Stored data
== == ==

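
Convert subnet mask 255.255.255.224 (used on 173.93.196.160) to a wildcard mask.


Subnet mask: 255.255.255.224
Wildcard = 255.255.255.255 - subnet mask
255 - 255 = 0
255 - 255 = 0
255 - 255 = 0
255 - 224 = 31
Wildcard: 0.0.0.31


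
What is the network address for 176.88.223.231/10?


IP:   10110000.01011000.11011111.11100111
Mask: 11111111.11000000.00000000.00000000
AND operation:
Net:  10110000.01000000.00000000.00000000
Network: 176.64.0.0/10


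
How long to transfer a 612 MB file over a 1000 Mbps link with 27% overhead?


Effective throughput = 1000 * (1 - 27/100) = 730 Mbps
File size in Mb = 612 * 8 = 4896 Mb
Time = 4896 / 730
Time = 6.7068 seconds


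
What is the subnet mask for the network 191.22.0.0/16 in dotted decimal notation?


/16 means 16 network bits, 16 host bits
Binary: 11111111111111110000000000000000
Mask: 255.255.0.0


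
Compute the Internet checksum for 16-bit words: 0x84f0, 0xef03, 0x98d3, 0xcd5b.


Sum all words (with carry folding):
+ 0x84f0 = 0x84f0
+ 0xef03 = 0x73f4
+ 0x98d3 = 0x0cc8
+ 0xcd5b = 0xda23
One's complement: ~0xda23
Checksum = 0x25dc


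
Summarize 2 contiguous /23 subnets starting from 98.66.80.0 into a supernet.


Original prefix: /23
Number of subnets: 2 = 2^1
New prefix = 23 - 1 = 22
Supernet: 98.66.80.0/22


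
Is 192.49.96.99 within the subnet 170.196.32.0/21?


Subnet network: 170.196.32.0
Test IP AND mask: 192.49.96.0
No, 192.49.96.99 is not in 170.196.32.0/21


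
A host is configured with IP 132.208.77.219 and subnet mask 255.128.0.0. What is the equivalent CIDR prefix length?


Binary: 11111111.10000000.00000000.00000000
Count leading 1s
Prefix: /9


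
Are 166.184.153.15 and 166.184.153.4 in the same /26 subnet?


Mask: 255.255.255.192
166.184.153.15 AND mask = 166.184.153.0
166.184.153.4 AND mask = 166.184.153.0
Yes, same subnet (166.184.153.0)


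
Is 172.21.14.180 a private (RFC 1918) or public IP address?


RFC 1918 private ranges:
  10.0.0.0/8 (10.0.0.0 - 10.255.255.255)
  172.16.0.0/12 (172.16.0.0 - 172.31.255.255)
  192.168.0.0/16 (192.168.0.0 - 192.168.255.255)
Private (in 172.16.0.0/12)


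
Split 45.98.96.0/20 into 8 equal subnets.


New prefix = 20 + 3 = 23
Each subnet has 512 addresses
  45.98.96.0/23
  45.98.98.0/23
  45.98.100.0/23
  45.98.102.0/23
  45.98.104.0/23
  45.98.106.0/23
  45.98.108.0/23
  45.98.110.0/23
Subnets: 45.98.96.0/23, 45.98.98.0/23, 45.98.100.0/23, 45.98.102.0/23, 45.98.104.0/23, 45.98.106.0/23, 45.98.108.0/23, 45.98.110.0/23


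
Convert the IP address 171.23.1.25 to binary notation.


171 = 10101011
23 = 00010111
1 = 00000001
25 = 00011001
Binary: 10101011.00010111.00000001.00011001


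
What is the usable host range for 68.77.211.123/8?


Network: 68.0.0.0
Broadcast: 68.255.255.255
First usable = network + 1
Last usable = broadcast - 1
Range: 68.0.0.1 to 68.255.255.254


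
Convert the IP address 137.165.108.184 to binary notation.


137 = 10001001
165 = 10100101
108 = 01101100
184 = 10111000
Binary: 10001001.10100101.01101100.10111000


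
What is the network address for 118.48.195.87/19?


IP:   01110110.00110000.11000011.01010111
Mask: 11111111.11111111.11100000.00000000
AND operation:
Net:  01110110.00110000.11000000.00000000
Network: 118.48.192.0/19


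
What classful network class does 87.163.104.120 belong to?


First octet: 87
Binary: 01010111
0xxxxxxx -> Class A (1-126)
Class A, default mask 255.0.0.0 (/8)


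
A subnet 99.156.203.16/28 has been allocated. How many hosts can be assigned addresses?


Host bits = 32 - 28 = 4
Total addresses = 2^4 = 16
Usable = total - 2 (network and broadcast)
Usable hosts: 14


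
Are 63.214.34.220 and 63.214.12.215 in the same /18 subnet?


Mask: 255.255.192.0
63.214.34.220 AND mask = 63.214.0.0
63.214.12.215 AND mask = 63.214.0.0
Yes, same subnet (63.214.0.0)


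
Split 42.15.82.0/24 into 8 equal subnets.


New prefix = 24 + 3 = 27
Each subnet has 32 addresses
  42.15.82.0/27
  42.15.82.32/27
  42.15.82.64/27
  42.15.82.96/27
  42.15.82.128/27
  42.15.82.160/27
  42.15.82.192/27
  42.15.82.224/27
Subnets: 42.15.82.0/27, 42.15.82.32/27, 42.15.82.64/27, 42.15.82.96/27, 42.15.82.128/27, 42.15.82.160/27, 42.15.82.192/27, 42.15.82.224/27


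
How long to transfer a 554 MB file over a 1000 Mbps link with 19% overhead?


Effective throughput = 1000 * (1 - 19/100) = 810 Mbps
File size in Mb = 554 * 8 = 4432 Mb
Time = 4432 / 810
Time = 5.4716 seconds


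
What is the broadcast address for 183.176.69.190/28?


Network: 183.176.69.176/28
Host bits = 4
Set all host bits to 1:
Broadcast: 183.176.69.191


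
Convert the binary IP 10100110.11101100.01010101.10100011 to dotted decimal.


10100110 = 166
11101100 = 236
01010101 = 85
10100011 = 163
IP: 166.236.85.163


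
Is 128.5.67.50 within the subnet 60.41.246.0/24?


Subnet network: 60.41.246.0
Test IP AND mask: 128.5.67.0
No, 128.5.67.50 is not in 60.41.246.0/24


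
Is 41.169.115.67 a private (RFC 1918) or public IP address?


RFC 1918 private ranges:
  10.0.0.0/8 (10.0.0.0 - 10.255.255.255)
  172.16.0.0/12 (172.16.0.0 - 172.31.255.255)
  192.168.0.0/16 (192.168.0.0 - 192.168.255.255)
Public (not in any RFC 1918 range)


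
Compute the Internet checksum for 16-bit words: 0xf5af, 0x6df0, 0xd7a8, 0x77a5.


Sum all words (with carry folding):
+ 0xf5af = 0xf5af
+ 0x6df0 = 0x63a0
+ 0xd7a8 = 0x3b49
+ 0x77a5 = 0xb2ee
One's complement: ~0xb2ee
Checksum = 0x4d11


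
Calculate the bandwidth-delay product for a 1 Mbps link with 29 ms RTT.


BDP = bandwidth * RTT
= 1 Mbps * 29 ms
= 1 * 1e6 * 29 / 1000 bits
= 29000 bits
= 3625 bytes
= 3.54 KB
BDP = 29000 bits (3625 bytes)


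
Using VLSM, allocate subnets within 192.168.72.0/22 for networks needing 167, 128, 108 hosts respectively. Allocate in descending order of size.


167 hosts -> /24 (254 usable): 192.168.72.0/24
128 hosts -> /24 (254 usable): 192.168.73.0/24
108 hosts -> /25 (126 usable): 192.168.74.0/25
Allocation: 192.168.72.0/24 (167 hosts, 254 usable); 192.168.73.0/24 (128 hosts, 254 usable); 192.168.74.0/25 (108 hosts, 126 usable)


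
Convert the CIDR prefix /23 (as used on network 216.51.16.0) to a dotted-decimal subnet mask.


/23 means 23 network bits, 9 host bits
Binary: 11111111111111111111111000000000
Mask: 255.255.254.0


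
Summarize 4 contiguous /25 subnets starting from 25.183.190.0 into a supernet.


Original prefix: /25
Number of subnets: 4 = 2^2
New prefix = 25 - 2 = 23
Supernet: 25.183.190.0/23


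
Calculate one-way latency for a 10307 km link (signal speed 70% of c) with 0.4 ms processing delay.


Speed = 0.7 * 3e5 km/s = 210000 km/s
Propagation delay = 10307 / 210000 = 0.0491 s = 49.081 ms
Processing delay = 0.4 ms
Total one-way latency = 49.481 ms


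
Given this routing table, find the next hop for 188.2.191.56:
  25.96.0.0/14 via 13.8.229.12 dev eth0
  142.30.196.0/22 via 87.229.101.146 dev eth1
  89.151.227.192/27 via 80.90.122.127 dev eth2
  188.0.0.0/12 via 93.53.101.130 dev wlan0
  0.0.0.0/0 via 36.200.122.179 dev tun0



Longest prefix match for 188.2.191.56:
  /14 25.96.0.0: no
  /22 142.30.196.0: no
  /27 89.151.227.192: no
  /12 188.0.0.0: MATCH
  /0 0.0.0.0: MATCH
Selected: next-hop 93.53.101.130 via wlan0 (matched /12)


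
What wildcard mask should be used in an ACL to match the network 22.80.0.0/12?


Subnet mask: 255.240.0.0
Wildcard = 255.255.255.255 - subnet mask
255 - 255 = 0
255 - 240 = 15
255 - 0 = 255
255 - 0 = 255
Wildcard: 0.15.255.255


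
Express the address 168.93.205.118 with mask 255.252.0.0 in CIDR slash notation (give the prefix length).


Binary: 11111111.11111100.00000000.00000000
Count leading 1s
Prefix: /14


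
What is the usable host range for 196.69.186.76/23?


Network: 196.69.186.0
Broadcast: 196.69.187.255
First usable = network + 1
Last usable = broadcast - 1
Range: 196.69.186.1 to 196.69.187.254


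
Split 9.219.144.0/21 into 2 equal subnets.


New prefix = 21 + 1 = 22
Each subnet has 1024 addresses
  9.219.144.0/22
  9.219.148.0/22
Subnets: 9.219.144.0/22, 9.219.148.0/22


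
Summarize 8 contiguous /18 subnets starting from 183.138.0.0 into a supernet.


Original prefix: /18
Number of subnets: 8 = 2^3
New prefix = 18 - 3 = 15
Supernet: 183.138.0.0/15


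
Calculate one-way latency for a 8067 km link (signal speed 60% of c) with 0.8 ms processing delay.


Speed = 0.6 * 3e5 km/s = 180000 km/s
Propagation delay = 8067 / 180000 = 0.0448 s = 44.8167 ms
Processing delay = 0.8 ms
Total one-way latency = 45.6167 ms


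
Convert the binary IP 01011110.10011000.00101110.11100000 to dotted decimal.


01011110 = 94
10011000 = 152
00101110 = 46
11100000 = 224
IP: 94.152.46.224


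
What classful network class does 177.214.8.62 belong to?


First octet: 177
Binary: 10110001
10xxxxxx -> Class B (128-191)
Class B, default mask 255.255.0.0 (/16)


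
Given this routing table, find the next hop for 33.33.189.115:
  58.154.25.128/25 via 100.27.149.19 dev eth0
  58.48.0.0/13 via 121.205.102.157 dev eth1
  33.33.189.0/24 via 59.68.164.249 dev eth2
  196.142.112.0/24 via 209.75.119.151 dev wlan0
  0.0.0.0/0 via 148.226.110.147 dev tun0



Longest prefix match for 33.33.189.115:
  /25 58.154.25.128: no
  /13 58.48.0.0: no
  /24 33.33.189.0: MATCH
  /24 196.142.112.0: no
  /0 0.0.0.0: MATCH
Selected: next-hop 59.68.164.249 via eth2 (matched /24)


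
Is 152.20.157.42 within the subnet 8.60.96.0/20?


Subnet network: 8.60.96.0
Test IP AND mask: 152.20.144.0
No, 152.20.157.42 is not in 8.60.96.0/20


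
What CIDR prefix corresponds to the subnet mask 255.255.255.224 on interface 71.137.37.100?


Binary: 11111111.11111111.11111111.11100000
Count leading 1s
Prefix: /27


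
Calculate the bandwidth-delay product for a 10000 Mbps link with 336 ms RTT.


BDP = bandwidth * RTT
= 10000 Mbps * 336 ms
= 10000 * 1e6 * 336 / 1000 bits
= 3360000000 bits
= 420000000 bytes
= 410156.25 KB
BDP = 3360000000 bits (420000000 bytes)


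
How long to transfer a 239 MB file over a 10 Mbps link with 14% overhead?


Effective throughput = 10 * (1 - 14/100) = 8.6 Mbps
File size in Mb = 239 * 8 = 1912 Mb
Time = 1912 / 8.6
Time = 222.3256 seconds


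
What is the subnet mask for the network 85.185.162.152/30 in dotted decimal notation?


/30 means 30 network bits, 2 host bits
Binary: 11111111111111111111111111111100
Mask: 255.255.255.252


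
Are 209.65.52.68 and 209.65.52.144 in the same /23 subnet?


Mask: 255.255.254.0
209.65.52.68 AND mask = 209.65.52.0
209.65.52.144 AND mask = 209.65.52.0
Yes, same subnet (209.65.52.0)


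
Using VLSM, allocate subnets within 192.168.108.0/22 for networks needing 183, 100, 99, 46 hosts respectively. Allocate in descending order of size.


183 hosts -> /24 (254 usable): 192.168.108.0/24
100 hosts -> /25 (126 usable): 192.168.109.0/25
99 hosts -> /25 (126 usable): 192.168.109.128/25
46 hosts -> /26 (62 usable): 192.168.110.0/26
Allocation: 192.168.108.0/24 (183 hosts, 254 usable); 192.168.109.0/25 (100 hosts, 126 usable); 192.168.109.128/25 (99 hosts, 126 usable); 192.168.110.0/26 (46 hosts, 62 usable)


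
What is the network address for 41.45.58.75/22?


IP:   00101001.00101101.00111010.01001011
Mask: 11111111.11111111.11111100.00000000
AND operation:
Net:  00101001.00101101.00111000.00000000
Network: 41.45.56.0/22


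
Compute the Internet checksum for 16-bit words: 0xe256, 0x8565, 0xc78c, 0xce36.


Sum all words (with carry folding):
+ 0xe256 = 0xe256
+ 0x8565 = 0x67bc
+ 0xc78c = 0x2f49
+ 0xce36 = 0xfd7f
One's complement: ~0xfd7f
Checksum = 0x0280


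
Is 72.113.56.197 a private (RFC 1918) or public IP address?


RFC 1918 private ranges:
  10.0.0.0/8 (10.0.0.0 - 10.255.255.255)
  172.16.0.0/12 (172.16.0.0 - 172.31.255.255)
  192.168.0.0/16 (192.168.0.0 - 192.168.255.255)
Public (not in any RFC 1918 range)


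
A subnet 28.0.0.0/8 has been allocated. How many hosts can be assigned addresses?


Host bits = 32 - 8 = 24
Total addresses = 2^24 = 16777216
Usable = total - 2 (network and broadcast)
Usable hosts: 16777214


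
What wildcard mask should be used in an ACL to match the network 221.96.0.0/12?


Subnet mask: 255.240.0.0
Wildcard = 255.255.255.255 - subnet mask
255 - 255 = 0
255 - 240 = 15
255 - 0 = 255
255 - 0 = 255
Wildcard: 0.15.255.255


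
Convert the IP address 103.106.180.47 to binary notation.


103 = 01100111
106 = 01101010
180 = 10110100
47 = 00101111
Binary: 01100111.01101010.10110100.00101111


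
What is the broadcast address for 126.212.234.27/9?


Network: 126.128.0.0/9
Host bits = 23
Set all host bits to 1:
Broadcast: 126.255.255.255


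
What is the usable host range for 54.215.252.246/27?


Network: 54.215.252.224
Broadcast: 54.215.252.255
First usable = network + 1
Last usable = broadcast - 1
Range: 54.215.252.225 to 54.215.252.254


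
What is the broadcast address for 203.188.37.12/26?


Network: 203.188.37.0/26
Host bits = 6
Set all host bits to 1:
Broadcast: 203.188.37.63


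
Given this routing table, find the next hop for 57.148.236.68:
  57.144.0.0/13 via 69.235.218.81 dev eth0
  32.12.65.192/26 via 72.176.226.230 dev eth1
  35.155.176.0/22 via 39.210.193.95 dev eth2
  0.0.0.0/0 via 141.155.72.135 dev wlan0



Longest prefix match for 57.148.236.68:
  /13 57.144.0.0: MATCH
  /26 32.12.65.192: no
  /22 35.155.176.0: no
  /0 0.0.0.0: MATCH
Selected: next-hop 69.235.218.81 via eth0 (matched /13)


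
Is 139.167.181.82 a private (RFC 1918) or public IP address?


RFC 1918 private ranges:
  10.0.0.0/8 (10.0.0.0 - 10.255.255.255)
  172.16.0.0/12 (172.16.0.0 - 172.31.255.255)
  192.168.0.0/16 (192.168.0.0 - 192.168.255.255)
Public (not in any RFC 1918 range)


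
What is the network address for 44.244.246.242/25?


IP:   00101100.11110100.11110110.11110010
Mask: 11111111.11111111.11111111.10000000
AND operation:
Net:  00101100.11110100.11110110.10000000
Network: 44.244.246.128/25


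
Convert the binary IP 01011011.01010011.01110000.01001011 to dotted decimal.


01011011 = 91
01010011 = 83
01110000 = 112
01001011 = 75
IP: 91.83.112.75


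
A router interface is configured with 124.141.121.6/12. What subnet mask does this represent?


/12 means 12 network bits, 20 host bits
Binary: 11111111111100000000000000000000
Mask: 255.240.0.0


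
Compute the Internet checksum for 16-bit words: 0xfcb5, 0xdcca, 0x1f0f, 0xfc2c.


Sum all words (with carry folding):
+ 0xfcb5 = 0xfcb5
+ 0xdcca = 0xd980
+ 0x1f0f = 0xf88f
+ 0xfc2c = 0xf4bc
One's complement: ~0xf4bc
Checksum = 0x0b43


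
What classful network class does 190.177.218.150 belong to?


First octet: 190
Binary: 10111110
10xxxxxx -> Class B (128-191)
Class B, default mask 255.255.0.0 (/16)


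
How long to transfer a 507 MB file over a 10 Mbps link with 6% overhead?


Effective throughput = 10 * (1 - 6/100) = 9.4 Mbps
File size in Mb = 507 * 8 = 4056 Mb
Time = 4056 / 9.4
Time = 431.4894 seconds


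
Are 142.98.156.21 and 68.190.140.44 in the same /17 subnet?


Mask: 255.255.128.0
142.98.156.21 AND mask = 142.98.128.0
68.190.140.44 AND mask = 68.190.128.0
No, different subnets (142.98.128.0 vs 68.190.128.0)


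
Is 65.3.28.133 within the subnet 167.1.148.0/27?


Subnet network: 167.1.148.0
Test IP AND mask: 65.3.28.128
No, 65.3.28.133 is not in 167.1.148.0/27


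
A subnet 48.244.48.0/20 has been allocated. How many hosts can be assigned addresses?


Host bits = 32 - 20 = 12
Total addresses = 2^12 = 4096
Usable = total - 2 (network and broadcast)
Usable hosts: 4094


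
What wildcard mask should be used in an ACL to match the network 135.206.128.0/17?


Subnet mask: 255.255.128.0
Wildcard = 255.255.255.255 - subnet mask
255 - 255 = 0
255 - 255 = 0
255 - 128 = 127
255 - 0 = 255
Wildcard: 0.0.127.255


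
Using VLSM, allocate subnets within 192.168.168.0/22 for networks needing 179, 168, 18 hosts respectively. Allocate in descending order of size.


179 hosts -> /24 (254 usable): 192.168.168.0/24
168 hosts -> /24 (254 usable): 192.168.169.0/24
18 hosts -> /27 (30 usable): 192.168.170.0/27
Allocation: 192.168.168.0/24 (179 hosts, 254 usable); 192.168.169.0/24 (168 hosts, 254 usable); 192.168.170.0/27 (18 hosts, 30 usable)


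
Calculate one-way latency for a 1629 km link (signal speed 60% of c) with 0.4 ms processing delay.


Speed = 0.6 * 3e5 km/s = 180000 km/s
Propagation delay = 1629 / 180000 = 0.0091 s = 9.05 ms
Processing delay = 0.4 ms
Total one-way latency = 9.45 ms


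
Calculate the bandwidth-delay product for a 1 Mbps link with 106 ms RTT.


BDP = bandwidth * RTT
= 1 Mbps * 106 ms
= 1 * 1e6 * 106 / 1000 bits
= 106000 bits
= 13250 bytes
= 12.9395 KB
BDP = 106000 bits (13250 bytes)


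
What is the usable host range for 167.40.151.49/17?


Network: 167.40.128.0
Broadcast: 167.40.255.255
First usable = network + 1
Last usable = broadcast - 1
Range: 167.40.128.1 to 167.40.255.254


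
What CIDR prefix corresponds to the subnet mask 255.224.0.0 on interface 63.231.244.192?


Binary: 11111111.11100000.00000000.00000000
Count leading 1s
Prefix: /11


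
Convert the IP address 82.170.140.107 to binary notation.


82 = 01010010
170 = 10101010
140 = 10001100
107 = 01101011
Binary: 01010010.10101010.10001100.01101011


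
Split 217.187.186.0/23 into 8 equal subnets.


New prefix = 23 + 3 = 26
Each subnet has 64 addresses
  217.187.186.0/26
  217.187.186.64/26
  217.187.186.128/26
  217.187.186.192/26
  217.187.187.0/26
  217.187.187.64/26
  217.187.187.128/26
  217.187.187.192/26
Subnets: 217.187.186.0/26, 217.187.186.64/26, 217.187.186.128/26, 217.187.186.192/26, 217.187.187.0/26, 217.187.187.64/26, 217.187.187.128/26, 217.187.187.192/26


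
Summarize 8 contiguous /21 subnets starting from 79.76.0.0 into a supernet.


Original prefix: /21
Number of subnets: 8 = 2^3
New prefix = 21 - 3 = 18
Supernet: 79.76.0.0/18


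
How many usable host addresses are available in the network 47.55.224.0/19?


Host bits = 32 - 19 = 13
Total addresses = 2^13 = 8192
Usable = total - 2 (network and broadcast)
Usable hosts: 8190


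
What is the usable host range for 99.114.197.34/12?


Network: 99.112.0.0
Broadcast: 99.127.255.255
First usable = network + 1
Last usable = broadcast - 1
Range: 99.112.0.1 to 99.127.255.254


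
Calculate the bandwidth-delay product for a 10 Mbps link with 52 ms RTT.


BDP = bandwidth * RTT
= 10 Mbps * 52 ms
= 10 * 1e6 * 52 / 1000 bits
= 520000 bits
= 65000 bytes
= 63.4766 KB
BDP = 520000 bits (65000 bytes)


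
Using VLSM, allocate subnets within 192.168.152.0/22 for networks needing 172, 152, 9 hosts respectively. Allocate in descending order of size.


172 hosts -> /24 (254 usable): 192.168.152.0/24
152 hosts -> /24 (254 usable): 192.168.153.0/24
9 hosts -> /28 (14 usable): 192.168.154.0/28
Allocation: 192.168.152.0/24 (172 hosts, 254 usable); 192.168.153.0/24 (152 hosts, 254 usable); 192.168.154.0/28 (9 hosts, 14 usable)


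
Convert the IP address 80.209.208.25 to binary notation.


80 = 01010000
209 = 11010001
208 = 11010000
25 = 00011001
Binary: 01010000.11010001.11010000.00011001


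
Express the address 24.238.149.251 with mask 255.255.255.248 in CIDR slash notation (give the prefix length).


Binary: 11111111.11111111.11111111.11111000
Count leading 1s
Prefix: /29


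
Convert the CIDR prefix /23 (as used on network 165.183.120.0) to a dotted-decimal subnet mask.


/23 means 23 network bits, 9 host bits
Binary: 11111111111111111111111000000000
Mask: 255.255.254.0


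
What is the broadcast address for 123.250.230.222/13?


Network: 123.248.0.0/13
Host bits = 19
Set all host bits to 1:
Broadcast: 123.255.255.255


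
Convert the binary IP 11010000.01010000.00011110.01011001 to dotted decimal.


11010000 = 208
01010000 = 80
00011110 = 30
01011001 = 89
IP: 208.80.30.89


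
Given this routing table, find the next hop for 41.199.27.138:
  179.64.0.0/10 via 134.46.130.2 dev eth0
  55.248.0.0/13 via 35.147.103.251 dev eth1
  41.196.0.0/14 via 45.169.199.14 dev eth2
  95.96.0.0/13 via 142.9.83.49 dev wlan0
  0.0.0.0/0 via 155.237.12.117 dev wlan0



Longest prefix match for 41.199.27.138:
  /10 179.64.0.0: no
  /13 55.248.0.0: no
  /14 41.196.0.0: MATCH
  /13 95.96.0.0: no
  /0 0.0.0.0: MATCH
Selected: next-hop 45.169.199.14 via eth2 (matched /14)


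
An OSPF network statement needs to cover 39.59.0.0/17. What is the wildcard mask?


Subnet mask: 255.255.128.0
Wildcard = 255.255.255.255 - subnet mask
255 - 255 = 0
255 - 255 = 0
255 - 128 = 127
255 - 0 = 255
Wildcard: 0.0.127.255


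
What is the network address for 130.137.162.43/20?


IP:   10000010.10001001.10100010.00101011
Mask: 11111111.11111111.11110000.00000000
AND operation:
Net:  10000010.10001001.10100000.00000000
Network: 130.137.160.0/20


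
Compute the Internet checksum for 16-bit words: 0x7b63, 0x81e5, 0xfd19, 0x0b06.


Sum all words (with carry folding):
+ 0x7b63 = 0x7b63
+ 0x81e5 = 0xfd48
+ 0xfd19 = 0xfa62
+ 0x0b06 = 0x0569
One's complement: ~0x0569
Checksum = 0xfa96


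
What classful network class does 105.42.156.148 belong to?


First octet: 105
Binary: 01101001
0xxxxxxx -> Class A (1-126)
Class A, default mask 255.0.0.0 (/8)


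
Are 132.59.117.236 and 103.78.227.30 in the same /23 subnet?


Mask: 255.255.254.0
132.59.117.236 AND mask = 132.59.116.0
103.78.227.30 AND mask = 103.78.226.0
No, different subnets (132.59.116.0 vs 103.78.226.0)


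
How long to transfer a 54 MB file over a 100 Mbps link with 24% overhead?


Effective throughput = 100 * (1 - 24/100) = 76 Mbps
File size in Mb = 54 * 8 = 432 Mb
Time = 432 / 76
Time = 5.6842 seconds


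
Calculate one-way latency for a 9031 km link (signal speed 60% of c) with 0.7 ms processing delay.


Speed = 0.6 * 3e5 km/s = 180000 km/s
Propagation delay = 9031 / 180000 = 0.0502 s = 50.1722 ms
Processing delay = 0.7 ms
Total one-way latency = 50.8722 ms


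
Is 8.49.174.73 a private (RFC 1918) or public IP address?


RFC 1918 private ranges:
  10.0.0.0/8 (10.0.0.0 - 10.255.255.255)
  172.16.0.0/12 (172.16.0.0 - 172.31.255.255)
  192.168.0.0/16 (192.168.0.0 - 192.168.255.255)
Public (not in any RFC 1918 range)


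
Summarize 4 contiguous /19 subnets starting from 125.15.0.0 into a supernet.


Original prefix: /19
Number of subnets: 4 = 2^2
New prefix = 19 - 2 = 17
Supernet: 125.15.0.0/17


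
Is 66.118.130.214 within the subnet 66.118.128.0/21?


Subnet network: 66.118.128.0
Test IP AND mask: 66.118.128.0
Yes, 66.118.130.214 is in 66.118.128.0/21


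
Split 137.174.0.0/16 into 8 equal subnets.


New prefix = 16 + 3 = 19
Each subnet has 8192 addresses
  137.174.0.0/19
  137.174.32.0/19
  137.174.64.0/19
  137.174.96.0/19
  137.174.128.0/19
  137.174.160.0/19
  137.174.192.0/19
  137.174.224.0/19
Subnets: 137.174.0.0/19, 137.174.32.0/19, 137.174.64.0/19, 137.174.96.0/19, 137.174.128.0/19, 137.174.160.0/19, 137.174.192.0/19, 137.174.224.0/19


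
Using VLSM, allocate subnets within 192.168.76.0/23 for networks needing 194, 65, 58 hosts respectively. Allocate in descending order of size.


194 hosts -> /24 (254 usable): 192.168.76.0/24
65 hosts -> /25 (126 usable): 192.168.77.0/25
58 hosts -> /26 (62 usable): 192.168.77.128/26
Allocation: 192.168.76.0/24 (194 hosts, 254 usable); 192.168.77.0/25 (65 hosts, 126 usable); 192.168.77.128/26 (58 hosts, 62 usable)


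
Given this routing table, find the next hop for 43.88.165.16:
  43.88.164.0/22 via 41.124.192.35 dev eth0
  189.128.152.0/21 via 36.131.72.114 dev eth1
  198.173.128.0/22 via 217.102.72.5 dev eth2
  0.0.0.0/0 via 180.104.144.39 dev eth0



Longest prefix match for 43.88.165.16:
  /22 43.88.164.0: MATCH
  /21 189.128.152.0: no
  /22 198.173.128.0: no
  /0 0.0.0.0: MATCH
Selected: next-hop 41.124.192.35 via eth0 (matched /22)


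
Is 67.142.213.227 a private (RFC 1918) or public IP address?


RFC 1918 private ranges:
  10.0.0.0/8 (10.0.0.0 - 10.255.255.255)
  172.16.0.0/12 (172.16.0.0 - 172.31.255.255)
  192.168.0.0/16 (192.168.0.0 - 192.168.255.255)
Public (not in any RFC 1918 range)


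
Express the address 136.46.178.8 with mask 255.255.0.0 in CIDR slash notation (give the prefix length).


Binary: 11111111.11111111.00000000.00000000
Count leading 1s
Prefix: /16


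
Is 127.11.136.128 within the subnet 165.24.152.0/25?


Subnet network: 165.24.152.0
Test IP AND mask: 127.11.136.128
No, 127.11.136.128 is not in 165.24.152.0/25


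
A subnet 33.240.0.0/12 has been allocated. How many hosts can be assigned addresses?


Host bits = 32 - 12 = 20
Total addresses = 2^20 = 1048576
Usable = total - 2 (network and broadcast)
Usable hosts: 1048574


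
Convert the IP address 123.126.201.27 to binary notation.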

== == ==

WHAT IS EXPECTED: Pull every line containing "table" from the entries above and copy it.

SOLUTION BELOW:
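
Given this routing table, find the next hop for 188.2.191.56:
Given this routing table, find the next hop for 33.33.189.115:
Given this routing table, find the next hop for 57.148.236.68:
Given this routing table, find the next hop for 41.199.27.138:
Given this routing table, find the next hop for 43.88.165.16: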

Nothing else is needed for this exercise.